- [Data to examine]:

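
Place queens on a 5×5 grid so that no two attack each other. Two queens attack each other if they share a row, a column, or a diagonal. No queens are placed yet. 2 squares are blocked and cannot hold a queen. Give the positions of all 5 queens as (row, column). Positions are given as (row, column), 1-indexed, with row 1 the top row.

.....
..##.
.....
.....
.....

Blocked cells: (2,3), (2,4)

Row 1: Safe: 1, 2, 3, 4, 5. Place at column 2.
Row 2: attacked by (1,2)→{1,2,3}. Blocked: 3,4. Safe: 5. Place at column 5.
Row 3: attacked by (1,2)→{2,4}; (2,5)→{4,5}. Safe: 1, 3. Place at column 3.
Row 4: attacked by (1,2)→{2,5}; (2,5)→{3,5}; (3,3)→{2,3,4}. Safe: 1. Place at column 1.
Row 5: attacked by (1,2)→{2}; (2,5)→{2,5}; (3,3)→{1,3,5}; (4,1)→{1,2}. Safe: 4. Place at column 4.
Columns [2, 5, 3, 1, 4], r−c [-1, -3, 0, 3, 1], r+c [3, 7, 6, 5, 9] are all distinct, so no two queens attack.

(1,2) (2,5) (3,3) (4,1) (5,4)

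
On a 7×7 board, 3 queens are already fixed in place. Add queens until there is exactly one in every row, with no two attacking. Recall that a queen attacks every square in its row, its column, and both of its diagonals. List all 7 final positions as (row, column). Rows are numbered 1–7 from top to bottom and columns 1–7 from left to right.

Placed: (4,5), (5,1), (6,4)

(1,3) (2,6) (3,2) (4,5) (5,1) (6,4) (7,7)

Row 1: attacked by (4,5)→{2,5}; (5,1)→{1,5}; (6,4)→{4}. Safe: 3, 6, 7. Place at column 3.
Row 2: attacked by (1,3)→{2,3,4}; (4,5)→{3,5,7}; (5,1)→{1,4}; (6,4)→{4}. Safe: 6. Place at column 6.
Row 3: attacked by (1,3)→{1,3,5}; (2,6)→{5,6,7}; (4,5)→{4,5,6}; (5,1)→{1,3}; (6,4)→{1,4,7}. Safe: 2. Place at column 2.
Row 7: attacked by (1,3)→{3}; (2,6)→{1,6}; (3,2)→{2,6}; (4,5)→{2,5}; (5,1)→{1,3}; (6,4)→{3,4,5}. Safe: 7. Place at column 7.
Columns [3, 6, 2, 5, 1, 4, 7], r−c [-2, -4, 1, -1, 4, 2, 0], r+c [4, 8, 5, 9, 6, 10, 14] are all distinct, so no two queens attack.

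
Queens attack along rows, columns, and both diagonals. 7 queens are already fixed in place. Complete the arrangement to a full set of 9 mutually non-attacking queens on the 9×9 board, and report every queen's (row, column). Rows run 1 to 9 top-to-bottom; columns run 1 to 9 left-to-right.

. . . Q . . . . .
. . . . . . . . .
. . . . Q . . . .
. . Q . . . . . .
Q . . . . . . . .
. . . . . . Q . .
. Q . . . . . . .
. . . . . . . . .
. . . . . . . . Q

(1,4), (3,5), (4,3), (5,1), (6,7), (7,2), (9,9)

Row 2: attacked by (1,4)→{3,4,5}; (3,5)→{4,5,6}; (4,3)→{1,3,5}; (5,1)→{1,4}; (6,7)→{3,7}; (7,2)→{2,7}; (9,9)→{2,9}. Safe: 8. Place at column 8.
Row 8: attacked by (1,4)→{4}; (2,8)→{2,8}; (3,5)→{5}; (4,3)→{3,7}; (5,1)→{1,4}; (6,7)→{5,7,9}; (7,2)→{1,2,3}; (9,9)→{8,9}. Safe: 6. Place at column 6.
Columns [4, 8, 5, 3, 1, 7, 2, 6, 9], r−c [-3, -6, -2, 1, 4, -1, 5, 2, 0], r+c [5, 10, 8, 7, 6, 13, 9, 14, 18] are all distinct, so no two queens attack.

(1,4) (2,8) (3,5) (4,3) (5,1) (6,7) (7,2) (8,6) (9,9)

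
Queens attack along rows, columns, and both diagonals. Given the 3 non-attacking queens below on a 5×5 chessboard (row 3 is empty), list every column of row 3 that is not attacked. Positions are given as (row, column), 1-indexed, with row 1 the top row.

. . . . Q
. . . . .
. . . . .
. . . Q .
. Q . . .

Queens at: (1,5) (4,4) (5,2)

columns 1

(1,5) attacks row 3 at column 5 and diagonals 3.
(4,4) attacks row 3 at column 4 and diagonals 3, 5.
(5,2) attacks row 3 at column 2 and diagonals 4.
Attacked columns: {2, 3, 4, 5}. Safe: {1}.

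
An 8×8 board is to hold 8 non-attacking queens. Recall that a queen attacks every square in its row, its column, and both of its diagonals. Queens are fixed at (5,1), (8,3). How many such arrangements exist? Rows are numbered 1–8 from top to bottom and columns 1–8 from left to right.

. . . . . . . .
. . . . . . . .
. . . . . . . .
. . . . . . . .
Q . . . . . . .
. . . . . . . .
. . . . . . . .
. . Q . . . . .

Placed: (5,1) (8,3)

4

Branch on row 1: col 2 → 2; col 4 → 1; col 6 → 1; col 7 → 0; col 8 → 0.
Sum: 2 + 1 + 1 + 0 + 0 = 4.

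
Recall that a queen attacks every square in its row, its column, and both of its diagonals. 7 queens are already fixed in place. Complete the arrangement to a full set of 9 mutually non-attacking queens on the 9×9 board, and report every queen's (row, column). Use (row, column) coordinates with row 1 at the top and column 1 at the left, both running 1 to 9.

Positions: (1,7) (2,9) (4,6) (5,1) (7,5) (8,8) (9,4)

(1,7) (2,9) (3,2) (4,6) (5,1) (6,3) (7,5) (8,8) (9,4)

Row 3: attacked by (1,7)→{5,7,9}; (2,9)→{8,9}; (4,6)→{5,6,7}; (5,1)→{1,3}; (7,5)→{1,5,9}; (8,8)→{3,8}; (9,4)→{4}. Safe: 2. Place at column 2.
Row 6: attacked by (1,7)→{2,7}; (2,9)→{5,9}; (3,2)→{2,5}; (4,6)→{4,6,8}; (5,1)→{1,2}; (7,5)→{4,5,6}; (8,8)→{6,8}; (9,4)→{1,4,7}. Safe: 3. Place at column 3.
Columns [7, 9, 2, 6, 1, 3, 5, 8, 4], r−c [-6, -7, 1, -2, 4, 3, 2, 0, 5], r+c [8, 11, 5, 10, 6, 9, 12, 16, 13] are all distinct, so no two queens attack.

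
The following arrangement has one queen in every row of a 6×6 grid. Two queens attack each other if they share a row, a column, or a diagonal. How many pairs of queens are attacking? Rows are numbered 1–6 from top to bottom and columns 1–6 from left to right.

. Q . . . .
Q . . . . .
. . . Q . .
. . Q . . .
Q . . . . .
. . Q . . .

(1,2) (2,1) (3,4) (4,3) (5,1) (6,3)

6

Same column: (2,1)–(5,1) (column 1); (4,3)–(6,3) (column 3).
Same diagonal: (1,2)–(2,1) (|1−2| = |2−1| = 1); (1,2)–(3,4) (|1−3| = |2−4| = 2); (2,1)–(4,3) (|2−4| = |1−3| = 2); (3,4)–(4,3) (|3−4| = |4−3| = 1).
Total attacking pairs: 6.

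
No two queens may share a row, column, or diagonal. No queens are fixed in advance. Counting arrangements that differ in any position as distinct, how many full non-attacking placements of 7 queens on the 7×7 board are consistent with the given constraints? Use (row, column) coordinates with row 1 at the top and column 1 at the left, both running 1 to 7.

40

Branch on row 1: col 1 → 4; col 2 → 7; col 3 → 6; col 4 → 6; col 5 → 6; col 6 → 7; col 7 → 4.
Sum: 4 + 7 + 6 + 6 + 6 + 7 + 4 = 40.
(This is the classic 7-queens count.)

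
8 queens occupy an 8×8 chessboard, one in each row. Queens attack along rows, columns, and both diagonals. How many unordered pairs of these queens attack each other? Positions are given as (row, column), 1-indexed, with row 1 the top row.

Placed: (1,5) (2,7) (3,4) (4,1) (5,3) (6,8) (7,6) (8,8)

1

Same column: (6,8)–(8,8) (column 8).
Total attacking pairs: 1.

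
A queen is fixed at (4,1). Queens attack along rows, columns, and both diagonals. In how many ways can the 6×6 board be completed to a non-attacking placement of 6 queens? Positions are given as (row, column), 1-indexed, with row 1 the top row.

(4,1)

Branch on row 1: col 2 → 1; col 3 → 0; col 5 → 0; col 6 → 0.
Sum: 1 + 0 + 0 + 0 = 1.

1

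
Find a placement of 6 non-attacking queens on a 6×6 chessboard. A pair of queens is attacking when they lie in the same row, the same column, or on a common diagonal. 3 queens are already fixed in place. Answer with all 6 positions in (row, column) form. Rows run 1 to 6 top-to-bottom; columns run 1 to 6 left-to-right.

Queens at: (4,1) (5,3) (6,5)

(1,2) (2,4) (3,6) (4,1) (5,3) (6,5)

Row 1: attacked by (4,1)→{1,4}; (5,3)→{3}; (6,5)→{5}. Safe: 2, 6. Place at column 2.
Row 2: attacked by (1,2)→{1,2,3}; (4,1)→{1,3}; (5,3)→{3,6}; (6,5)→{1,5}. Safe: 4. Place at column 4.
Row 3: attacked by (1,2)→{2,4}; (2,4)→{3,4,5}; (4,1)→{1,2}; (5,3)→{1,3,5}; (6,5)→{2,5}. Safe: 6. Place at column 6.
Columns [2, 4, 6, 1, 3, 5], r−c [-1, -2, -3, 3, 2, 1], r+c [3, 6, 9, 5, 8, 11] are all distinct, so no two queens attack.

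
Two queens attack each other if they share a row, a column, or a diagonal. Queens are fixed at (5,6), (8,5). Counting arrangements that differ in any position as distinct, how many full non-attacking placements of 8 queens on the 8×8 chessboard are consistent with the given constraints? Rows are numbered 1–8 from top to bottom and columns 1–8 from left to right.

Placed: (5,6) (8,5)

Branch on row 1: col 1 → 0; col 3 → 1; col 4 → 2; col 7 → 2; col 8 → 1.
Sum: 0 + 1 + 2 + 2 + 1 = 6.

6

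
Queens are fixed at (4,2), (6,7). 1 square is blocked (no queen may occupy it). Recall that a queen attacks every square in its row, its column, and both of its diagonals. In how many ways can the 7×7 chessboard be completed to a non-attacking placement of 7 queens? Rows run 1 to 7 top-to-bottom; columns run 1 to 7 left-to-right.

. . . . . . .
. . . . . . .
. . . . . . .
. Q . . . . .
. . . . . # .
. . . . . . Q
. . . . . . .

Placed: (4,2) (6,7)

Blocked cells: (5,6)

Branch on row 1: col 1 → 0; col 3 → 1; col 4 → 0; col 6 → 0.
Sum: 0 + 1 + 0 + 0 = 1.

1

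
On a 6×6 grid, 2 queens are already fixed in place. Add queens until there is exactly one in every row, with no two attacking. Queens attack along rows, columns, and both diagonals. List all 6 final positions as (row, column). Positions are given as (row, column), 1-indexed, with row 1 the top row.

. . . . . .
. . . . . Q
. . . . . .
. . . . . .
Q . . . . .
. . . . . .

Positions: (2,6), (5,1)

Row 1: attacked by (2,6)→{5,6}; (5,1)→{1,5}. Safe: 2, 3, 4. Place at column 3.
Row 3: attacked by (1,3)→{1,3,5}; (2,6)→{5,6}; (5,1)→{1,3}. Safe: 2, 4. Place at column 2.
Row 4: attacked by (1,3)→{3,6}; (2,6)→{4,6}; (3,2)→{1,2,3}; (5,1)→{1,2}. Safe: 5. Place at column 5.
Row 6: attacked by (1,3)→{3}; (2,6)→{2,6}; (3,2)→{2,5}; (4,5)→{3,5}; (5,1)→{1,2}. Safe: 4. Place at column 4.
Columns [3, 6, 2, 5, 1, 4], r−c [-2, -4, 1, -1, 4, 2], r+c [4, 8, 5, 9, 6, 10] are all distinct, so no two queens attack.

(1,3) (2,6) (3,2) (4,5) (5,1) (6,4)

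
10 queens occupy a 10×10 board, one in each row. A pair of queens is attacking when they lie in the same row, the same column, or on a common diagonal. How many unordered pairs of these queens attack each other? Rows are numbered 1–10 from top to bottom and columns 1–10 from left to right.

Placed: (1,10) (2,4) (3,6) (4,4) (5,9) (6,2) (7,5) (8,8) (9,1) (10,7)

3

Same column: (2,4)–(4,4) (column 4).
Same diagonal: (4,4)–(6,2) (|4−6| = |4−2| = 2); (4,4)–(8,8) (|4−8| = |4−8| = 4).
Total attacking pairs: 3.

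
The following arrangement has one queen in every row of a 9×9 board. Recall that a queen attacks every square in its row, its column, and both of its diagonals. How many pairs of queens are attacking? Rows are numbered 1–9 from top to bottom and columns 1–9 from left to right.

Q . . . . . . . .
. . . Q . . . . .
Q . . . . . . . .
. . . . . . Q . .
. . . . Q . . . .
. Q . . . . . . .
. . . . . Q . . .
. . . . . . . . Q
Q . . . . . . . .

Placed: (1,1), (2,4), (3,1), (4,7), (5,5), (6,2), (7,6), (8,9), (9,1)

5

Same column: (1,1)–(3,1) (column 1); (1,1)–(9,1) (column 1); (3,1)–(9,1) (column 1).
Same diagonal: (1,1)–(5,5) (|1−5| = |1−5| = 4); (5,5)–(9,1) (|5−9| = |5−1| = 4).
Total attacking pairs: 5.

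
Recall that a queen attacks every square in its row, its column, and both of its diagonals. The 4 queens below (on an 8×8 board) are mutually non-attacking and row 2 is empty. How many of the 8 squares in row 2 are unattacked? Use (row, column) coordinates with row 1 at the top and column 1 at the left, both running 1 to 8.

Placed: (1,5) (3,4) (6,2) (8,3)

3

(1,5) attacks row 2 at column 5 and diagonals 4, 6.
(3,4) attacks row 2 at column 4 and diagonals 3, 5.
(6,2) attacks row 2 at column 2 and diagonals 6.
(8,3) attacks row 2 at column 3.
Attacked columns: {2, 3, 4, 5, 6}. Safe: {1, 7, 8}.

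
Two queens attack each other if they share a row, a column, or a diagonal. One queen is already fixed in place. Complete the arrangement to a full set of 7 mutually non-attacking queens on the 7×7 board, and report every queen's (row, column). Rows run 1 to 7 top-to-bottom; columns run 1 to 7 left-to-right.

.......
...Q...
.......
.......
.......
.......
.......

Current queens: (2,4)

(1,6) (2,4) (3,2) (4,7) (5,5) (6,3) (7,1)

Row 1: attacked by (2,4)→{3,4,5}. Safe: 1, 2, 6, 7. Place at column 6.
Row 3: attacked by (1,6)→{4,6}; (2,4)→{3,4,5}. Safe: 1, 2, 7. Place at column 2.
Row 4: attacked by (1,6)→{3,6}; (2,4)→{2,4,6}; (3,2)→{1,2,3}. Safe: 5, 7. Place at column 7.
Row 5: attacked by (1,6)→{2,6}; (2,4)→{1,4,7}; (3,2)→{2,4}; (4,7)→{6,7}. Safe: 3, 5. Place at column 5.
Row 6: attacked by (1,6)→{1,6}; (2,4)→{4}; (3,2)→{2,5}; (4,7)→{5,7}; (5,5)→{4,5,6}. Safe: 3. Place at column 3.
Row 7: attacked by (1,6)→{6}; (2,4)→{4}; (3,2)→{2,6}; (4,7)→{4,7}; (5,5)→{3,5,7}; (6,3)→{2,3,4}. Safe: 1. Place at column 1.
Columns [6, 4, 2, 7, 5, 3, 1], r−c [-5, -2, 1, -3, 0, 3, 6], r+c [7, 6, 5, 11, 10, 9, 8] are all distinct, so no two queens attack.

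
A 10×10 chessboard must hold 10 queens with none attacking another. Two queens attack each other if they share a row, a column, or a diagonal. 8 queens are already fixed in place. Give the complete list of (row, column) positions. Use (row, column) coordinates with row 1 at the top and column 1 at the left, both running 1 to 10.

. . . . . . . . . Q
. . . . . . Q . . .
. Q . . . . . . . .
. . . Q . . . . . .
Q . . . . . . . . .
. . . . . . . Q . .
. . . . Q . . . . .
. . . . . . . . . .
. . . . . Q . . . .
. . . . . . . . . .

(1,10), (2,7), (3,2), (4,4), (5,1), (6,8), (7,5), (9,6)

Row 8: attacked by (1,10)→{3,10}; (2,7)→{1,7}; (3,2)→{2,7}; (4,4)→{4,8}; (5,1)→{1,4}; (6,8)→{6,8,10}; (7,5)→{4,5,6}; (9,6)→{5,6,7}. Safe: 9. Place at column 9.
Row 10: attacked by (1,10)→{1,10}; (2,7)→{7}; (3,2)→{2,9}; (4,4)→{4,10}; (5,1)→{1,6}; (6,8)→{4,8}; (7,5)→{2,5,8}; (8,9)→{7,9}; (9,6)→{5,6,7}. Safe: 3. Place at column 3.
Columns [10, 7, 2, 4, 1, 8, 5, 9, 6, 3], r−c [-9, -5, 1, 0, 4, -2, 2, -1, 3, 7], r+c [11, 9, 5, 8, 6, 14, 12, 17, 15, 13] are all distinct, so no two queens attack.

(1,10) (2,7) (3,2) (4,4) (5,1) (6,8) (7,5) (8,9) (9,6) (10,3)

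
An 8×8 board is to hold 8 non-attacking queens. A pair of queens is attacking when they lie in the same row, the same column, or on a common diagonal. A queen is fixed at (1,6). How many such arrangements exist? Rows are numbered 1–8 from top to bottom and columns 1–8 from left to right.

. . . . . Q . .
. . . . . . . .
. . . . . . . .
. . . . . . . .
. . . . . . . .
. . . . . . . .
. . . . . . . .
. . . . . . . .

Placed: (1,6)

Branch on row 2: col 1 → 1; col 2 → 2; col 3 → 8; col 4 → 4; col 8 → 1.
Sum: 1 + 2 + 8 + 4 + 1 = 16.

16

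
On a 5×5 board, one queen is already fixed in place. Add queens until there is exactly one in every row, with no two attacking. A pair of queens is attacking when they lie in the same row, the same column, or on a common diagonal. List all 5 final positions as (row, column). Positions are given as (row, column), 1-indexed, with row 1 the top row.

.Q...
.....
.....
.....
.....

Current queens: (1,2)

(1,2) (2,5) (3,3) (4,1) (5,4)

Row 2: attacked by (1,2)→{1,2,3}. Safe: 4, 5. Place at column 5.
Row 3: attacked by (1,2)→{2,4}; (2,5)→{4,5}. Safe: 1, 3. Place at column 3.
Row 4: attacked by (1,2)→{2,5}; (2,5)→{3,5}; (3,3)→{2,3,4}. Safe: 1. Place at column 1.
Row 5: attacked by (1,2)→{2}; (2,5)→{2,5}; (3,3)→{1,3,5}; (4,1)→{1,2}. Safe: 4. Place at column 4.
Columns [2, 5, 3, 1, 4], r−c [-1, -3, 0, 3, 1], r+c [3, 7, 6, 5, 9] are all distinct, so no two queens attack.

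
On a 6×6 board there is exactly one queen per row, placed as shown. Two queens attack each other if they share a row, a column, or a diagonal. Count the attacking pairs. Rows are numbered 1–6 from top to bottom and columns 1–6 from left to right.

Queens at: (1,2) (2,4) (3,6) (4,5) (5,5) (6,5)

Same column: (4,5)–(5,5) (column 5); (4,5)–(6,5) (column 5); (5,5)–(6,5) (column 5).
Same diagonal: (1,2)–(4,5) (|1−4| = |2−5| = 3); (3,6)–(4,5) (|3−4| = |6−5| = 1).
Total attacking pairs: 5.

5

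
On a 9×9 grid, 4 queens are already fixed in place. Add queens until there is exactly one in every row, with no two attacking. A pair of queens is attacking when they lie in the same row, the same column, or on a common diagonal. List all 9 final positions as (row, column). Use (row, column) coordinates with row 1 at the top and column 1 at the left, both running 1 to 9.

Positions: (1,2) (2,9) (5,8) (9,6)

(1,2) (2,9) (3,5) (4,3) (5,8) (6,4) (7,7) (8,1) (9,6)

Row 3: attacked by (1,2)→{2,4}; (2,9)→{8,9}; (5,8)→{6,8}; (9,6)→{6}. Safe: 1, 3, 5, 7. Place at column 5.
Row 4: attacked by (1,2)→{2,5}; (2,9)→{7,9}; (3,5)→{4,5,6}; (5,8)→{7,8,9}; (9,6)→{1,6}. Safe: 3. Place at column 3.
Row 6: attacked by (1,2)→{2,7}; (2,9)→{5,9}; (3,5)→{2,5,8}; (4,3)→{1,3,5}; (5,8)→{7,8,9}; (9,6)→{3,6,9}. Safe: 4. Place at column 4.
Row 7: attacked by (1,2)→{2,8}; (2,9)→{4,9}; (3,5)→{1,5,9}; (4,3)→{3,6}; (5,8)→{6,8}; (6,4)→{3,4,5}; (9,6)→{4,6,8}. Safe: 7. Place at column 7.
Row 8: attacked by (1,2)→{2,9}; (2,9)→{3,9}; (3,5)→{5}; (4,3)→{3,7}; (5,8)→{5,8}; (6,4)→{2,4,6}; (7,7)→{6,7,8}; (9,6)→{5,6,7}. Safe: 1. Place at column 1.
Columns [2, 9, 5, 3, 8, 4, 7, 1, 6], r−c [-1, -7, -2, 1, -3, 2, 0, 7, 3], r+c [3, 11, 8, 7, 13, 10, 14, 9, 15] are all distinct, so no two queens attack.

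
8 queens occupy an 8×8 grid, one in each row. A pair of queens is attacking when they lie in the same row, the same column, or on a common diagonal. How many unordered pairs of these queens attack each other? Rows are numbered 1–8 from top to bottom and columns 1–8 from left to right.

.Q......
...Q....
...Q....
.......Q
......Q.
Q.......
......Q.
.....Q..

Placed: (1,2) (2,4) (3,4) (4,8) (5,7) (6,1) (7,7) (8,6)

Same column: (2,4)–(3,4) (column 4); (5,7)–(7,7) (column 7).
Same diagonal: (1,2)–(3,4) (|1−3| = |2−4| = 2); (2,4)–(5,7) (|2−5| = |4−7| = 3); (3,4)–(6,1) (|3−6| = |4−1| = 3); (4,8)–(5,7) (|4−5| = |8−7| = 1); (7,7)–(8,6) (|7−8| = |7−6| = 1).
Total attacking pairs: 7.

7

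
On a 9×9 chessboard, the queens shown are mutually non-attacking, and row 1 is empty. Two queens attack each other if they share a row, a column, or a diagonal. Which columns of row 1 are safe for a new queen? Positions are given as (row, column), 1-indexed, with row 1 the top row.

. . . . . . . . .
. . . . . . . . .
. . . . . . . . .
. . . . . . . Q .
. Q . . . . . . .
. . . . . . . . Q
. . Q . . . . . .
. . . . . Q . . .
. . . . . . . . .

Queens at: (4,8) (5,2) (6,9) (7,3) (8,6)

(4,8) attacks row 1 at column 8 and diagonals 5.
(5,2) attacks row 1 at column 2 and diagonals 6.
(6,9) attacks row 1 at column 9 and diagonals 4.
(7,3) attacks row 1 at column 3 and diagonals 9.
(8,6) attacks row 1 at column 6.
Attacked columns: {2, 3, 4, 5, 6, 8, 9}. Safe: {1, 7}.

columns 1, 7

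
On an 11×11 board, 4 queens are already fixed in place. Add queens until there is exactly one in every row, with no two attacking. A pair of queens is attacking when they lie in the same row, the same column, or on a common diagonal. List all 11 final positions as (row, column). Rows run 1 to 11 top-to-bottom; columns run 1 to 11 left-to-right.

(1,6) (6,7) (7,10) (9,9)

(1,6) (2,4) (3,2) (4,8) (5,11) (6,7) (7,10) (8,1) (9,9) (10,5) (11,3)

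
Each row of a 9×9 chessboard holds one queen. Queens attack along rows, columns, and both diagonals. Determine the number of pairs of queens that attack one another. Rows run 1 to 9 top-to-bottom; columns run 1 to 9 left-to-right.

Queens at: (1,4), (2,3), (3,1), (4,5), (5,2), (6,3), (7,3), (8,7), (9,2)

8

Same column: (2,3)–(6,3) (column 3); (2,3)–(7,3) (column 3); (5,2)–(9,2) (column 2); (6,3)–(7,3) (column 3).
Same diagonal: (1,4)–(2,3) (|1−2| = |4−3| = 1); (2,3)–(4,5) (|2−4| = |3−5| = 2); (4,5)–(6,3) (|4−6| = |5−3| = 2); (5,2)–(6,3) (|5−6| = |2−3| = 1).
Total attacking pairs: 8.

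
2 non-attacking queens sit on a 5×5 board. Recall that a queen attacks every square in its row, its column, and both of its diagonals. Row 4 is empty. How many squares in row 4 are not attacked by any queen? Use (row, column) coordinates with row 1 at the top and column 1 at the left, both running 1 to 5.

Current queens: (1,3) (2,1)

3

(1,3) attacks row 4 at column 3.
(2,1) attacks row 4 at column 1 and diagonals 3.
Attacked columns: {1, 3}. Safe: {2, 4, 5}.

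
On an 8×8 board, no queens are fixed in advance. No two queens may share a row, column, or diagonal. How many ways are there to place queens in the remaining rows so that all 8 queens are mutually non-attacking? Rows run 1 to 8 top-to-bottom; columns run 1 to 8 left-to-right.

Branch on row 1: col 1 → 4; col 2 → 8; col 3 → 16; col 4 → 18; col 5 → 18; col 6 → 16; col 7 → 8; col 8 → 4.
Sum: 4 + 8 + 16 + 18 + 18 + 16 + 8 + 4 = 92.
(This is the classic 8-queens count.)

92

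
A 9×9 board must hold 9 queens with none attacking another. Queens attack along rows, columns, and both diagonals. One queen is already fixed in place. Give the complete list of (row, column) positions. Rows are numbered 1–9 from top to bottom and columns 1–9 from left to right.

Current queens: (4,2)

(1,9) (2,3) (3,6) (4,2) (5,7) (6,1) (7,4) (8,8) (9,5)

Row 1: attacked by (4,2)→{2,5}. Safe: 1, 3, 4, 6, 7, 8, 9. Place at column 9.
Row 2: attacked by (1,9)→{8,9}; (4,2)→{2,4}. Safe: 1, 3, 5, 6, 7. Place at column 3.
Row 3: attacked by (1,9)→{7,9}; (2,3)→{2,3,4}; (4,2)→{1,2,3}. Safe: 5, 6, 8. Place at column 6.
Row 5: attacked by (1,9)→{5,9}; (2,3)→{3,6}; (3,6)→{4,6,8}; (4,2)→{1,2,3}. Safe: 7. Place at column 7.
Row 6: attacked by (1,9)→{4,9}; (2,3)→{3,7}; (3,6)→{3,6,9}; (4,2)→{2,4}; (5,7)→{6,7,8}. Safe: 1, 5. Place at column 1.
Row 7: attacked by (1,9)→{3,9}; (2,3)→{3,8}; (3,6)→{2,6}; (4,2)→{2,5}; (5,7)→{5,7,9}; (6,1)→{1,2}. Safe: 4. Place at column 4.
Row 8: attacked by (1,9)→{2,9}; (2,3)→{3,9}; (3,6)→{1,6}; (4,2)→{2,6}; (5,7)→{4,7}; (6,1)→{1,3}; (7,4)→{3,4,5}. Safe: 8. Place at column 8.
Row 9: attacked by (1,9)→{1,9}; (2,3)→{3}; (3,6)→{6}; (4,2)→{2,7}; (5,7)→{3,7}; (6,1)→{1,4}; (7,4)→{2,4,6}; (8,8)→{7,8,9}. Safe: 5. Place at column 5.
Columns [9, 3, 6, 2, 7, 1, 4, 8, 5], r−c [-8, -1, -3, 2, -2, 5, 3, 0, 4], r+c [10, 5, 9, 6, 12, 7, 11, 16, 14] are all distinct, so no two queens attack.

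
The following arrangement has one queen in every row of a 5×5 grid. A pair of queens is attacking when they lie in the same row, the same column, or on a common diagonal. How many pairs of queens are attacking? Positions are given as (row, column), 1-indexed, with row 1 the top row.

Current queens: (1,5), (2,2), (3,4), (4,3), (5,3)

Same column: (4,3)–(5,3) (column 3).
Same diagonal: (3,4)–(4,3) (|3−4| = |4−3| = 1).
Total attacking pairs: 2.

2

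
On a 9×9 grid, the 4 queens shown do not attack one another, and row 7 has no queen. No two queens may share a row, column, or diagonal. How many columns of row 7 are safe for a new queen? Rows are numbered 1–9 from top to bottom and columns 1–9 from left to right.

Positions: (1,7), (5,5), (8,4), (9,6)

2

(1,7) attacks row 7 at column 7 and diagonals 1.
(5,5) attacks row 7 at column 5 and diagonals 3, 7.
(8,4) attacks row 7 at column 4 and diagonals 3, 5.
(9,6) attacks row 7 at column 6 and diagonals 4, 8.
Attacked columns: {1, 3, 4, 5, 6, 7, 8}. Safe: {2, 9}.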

- [Prompt]:
Please say how many lines in the records above contain the word "exist". Give the number alone.

- [Exercise result]:
2